(Items from a dataset)
***
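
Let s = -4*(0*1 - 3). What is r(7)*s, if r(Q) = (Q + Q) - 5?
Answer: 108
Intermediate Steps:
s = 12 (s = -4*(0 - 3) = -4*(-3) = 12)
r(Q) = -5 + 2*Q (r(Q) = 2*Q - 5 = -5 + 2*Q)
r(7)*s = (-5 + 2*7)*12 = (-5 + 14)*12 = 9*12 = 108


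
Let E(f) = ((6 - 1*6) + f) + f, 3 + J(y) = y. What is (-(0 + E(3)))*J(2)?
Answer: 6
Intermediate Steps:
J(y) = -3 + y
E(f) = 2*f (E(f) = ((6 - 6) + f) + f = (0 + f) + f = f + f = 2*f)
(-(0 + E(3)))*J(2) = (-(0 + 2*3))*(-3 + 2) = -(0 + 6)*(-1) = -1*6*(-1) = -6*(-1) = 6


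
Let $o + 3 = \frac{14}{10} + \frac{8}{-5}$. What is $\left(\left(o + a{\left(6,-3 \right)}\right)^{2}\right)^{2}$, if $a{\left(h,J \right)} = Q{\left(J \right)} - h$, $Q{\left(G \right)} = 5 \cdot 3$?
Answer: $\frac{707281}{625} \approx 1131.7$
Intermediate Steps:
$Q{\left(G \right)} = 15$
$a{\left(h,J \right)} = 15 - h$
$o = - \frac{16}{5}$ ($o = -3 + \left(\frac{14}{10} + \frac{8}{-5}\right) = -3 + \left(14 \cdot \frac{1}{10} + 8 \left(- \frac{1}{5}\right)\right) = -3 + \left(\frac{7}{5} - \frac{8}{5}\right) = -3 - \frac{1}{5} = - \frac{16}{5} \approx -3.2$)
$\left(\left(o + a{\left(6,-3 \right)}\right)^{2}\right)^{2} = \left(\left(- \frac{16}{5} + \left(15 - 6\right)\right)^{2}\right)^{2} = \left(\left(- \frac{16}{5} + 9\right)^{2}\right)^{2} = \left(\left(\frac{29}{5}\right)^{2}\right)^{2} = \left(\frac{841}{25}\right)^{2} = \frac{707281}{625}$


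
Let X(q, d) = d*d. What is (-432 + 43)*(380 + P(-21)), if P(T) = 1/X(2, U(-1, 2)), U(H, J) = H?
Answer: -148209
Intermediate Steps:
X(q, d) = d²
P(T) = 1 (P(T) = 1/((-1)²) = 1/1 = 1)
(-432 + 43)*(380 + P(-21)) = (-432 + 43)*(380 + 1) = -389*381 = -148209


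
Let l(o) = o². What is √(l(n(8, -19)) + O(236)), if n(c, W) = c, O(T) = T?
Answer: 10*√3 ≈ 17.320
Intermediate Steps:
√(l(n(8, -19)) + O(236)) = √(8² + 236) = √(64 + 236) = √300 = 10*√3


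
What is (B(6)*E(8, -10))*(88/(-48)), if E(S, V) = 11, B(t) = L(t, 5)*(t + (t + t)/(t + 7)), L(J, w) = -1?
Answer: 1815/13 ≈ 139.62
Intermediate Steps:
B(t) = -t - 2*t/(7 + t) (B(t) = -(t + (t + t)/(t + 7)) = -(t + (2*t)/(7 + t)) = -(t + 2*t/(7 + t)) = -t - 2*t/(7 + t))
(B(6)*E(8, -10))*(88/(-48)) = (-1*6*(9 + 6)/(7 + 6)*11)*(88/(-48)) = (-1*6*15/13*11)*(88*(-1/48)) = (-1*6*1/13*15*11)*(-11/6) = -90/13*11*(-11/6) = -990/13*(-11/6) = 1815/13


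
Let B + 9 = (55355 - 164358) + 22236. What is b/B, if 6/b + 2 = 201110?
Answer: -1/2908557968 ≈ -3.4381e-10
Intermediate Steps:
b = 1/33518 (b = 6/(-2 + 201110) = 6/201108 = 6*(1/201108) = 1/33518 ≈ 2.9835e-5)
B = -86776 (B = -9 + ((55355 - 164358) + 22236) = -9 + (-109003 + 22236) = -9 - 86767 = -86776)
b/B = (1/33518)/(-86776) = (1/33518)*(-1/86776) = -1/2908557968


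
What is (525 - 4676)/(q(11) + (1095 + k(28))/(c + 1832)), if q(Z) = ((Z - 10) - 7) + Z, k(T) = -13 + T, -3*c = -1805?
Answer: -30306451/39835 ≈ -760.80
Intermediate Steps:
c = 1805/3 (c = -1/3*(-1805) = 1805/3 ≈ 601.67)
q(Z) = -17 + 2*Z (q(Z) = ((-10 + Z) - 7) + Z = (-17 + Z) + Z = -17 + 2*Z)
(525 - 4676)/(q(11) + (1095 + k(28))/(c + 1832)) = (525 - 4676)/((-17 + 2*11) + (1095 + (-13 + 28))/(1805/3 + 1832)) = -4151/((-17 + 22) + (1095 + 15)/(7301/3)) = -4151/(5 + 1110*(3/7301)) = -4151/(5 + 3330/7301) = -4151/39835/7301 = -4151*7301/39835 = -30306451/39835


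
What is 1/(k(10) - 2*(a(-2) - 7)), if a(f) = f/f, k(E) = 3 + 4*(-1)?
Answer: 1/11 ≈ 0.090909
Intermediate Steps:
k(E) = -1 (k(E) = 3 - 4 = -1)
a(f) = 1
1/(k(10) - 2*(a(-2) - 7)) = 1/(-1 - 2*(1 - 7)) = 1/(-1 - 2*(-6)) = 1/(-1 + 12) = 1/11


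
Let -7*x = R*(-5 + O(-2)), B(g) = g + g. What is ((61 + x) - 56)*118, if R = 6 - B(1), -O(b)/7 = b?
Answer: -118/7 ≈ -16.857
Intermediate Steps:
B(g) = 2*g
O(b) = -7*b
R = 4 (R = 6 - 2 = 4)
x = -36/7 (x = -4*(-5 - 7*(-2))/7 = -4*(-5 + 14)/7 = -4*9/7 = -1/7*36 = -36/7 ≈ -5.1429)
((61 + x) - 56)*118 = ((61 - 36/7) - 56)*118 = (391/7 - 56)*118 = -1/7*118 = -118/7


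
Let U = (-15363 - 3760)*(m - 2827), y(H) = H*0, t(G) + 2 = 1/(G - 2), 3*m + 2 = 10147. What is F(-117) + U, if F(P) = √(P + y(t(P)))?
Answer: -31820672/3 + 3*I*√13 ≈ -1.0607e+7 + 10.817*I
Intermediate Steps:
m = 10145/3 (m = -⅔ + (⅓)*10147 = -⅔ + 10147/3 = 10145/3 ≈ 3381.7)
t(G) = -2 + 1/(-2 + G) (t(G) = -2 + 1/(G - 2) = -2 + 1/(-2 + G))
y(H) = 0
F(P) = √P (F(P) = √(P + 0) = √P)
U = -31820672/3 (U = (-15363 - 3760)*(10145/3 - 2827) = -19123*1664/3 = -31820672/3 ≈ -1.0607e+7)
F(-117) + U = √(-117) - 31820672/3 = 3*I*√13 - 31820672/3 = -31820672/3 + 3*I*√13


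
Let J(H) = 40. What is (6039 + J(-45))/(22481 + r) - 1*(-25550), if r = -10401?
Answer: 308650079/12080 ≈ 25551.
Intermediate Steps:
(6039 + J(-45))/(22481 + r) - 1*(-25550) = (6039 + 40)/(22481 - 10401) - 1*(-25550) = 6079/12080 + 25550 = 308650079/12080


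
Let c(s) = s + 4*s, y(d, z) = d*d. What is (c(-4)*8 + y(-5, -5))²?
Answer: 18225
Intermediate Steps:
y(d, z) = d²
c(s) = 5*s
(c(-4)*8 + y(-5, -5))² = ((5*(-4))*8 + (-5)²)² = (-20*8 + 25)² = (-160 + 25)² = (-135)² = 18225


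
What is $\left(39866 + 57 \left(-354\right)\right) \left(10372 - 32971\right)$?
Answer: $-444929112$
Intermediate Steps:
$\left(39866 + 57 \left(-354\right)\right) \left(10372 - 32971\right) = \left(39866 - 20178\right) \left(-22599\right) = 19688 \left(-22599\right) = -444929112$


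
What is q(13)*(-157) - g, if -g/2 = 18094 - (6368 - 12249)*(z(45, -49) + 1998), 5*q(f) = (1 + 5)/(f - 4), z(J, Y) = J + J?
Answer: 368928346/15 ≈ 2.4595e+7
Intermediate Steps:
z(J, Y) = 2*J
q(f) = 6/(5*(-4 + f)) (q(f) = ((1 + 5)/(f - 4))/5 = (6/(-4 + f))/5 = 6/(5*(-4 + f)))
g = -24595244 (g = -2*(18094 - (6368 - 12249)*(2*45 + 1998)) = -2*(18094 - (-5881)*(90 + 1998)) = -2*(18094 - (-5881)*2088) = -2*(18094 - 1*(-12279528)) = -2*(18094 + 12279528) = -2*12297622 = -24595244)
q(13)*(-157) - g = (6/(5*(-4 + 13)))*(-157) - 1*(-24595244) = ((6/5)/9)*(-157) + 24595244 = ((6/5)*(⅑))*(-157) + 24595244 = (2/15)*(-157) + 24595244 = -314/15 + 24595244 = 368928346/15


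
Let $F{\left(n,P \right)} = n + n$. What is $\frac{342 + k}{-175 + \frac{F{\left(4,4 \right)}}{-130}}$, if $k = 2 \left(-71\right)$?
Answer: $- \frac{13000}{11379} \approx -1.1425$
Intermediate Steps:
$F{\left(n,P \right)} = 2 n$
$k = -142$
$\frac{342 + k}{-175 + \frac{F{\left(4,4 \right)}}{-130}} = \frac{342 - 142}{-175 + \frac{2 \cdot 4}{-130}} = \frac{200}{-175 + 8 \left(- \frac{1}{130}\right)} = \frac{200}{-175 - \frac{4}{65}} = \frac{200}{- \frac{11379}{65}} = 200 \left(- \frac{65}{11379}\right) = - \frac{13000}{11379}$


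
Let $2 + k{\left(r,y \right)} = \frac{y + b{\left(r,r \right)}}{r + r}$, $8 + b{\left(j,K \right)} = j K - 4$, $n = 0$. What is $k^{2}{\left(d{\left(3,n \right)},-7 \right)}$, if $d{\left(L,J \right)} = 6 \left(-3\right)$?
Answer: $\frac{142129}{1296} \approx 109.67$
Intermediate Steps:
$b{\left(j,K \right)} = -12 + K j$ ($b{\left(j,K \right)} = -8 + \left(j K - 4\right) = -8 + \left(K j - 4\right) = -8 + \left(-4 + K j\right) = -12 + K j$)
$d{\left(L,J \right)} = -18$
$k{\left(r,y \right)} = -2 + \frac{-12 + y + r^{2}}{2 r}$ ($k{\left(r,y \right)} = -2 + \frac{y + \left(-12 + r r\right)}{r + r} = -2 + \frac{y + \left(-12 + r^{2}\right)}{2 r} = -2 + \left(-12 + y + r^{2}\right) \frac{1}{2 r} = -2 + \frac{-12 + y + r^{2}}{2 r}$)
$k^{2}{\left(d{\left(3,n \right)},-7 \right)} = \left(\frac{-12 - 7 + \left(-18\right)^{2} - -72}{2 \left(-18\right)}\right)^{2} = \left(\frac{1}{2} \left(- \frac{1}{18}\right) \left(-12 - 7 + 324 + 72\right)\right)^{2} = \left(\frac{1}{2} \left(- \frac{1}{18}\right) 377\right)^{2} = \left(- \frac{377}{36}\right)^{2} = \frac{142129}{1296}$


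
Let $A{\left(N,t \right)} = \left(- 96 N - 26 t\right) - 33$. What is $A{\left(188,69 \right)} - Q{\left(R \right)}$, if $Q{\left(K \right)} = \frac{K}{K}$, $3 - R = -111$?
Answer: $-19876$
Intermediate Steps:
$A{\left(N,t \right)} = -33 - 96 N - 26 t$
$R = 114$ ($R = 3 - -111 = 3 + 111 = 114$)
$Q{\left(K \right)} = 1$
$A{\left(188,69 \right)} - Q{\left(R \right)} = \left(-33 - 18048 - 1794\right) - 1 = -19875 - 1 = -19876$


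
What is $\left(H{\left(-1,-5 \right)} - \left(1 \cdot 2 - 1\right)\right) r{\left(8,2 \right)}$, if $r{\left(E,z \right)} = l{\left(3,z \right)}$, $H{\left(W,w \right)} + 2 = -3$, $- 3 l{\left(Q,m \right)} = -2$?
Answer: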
***
> [WHAT THE TASK ASKS]: From the records above, repeat exactly the lines from the one with "Let c(s) = s" through the one with "Answer: 368928346/15 ≈ 2.4595e+7", both included.

> [FINAL ANSWER]:
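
Let c(s) = s + 4*s, y(d, z) = d*d. What is (c(-4)*8 + y(-5, -5))²?
Answer: 18225
Intermediate Steps:
y(d, z) = d²
c(s) = 5*s
(c(-4)*8 + y(-5, -5))² = ((5*(-4))*8 + (-5)²)² = (-20*8 + 25)² = (-160 + 25)² = (-135)² = 18225


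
What is $\left(39866 + 57 \left(-354\right)\right) \left(10372 - 32971\right)$?
Answer: $-444929112$
Intermediate Steps:
$\left(39866 + 57 \left(-354\right)\right) \left(10372 - 32971\right) = \left(39866 - 20178\right) \left(-22599\right) = 19688 \left(-22599\right) = -444929112$


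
What is q(13)*(-157) - g, if -g/2 = 18094 - (6368 - 12249)*(z(45, -49) + 1998), 5*q(f) = (1 + 5)/(f - 4), z(J, Y) = J + J?
Answer: 368928346/15 ≈ 2.4595e+7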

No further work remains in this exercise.